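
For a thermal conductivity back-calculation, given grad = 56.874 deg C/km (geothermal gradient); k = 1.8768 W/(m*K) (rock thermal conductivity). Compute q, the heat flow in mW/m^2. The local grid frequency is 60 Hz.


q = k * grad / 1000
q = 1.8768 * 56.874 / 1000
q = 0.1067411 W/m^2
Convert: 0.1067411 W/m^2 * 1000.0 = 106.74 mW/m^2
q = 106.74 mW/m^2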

*-*-*

# AIM OF THE TASK
An exact copy of the listing is the goal. Transcribe it in full.

# COMPLETED TASK
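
For a thermal conductivity back-calculation, given grad = 56.874 deg C/km (geothermal gradient); k = 1.8768 W/(m*K) (rock thermal conductivity). Compute q, the heat flow in mW/m^2. The local grid frequency is 60 Hz.


q = k * grad / 1000
q = 1.8768 * 56.874 / 1000
q = 0.1067411 W/m^2
Convert: 0.1067411 W/m^2 * 1000.0 = 106.74 mW/m^2
q = 106.74 mW/m^2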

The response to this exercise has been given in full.